> **DATA IN THIS EXERCISE**:
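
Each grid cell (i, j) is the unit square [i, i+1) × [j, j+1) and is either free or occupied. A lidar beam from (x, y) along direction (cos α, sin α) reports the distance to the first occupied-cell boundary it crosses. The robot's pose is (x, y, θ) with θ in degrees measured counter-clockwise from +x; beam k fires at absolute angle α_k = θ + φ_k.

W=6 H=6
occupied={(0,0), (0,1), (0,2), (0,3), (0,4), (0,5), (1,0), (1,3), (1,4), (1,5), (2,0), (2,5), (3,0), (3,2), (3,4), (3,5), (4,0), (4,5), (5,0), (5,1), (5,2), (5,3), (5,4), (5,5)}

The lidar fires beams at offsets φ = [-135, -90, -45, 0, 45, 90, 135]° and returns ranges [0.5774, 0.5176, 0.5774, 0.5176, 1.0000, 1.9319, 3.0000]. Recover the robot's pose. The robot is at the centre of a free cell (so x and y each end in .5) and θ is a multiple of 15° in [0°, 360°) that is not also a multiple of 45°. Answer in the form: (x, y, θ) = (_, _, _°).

Candidates: 12 free-cell centres × 16 headings = 192 poses. Raycast each; keep the one whose scan matches to 4 dp.
  (4.5, 2.5, 120°): beam 1 = 0.5176 ≠ 0.5774 ✗
  (4.5, 2.5, 15°): beam 1 = 1.7321 ≠ 0.5774 ✗
  (4.5, 1.5, 195°): beam 1 = 1.0000 ≠ 0.5774 ✗
  …
  (1.5, 1.5, 285°): r_1=0.5774, r_2=0.5176, r_3=0.5774, r_4=0.5176, r_5=1.0000, r_6=1.9319, r_7=3.0000 — all match ✓
Only this pose fits every beam.

(x, y, θ) = (1.5, 1.5, 285°)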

> **TO DO**:
Reproduce each line of the records in which the word "occupied" appears.

> **TASK ANSWER**:
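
Each grid cell (i, j) is the unit square [i, i+1) × [j, j+1) and is either free or occupied. A lidar beam from (x, y) along direction (cos α, sin α) reports the distance to the first occupied-cell boundary it crosses. The robot's pose is (x, y, θ) with θ in degrees measured counter-clockwise from +x; beam k fires at absolute angle α_k = θ + φ_k.
occupied={(0,0), (0,1), (0,2), (0,3), (0,4), (0,5), (1,0), (1,3), (1,4), (1,5), (2,0), (2,5), (3,0), (3,2), (3,4), (3,5), (4,0), (4,5), (5,0), (5,1), (5,2), (5,3), (5,4), (5,5)}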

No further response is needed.